• [Activity]:
Find the line that contains "Hiro is offered" in the entries below. Output it and each later line exactly, and nothing else.
= Beginning of Section =
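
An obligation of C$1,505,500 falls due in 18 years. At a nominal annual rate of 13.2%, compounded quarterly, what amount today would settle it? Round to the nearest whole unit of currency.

C$145,364

With 4 periods per year: i = 0.033, n = 72.
Discount factor = (1+0.033)^(−72) = 0.096555; PV = 1,505,500 × 0.096555 = 145,364.2495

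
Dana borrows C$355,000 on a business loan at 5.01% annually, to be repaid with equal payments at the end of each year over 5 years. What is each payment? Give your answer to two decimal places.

PMT = 355000 / ( [1 − (1+0.0501)^(−5)] / 0.0501 ) = 355000 / 4.328280 = 82,018.7209

C$82,018.72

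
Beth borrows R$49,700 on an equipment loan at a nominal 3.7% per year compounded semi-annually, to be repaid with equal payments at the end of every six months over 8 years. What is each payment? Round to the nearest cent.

i = 0.037/2 = 0.0185 per half-year; n = 8·2 = 16.
PMT = 49700 / ( [1 − (1+0.0185)^(−16)] / 0.0185 ) = 49700 / 13.740440 = 3,617.0604

R$3,617.06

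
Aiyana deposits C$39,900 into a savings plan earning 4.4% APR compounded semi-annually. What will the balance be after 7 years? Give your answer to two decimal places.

With 2 periods per year: i = 0.022, n = 14.
39,900 × (1+0.022)^14 = 39,900 × 1.356165 = 54,110.9847

C$54,110.98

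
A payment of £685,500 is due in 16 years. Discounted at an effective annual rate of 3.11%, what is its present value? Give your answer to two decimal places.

PV = 685,500 / (1 + 0.0311)^16 = 685,500 / 1.632347 = 419,947.3735

£419,947.37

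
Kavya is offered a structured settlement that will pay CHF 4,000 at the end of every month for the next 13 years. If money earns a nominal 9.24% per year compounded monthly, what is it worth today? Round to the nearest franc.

CHF 362,483

With 12 periods per year: i = 0.0077, n = 156.
PV = 4000 × [1 − (1+0.0077)^(−156)] / 0.0077 = 4000 × 90.620737 = 362,482.9494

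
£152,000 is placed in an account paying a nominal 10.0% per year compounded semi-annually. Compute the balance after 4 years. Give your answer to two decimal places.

£224,573.23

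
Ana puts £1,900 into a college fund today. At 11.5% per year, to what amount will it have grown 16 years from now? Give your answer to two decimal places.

£10,843.05

FV = PV·(1+i)^n = 1,900 × 5.706869 = 10,843.0505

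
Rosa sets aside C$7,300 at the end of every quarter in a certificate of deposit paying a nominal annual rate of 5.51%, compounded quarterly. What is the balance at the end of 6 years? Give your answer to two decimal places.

C$205,971.90

Periodic rate i = 0.0551/4 = 0.013775; n = 6 × 4 = 24 periods.
Accumulation factor s(24|0.013775) = 28.215329; FV = 7300 × 28.215329 = 205,971.9033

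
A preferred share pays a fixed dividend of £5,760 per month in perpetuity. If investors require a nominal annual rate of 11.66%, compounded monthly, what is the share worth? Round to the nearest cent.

Periodic rate i = 0.1166/12 = 0.00971667.
PV = PMT / i = 5760 / 0.00971667 = 592,795.8834

£592,795.88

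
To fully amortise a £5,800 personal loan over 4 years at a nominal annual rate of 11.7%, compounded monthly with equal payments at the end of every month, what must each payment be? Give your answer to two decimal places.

£151.88

With 12 periods per year: i = 0.00975, n = 48.
PMT = 5800 / ( [1 − (1+0.00975)^(−48)] / 0.00975 ) = 5800 / 38.187209 = 151.8833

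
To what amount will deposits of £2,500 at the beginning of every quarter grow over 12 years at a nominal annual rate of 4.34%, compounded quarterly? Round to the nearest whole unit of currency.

Periodic rate i = 0.0434/4 = 0.01085; n = 12 × 4 = 48 periods.
Accumulation factor s(48|0.01085) × (1+i) = 63.227824; FV = 2500 × 63.227824 = 158,069.5605
(annuity-due: payments at period start, so ×(1+i).)

£158,070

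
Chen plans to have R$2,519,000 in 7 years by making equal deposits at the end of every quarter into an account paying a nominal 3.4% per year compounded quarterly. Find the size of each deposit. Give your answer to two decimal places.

i = 0.034/4 = 0.0085 per quarter; n = 7·4 = 28.
FV-annuity factor = 31.462795; PMT = 2.519e+06 / 31.462795 = 80,062.8160

R$80,062.82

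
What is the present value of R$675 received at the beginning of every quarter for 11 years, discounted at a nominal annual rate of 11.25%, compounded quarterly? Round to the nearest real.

Periodic rate i = 0.1125/4 = 0.028125; n = 11 × 4 = 44 periods.
PV = 675 × [1 − (1+0.028125)^(−44)] / 0.028125 × (1+i) = 675 × 25.767755 = 17,393.2344
(annuity-due: payments at period start, so ×(1+i).)

R$17,393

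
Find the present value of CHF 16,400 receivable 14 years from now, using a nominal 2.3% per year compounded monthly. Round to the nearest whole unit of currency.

CHF 11,889

i = 0.023/12 = 0.00191667 per month; n = 14·12 = 168.
PV = FV·(1+i)^(−n) = 16,400 × 0.724922 = 11,888.7137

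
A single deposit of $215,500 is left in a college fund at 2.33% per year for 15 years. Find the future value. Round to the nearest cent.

$304,433.11

FV = PV·(1+i)^n = 215,500 × 1.412683 = 304,433.1115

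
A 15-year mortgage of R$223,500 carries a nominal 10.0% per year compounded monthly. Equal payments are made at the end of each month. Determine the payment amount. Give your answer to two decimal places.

Periodic rate i = 0.1/12 = 0.00833333; n = 15 × 12 = 180 periods.
PMT = 223500 / ( [1 − (1+0.00833333)^(−180)] / 0.00833333 ) = 223500 / 93.057439 = 2,401.7424

R$2,401.74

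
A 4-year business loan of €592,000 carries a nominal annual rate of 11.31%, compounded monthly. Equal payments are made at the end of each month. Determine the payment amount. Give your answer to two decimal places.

i = 0.1131/12 = 0.009425 per month; n = 4·12 = 48.
PMT = 592000 / ( [1 − (1+0.009425)^(−48)] / 0.009425 ) = 592000 / 38.466974 = 15,389.8250

€15,389.83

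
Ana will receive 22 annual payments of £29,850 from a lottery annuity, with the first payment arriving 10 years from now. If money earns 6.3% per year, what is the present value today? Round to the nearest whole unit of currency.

£202,106

PV at t=9 (ordinary 22-year annuity): 29850 × a(22|0.063) = 29850 × 11.733709 = 350,251.2118
PV₀ = 350,251.2118 / (1+0.063)^9 = 350,251.2118 / 1.733003 = 202,106.4929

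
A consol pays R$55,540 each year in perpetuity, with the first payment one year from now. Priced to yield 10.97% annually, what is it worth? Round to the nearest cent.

R$506,289.88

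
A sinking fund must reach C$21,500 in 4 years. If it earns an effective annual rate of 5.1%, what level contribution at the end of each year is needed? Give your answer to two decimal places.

C$4,980.85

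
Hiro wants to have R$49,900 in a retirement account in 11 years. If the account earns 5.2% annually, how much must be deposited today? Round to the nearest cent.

Discount factor = (1+0.052)^(−11) = 0.572568; PV = 49,900 × 0.572568 = 28,571.1294

R$28,571.13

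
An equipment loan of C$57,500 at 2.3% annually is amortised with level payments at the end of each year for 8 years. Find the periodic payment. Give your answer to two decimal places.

Annuity-PV factor = 7.231676; PMT = 57500 / 7.231676 = 7,951.1306

C$7,951.13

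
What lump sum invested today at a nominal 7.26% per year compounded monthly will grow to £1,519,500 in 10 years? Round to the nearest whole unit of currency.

Periodic rate i = 0.0726/12 = 0.00605; n = 10 × 12 = 120 periods.
Discount factor = (1+0.00605)^(−120) = 0.484900; PV = 1,519,500 × 0.484900 = 736,805.4963

£736,805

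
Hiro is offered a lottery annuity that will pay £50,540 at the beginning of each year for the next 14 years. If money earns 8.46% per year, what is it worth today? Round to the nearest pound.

£440,085

PV = PMT · [1 − (1+i)^(−n)] / i × (1+i) = 50540 · 8.707652 = 440,084.7200
(annuity-due: payments at period start, so ×(1+i).)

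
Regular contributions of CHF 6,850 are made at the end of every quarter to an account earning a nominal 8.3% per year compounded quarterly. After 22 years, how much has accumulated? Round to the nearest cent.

CHF 1,681,651.09

i = 0.083/4 = 0.02075 per quarter; n = 22·4 = 88.
FV = 6850 × [(1+0.02075)^88 − 1] / 0.02075 = 6850 × 245.496509 = 1,681,651.0896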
= End of Section =
• [Finished exercise]:
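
Hiro is offered a lottery annuity that will pay £50,540 at the beginning of each year for the next 14 years. If money earns 8.46% per year, what is it worth today? Round to the nearest pound.

£440,085

PV = PMT · [1 − (1+i)^(−n)] / i × (1+i) = 50540 · 8.707652 = 440,084.7200
(annuity-due: payments at period start, so ×(1+i).)

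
Regular contributions of CHF 6,850 are made at the end of every quarter to an account earning a nominal 8.3% per year compounded quarterly. After 22 years, how much has accumulated? Round to the nearest cent.

CHF 1,681,651.09

i = 0.083/4 = 0.02075 per quarter; n = 22·4 = 88.
FV = 6850 × [(1+0.02075)^88 − 1] / 0.02075 = 6850 × 245.496509 = 1,681,651.0896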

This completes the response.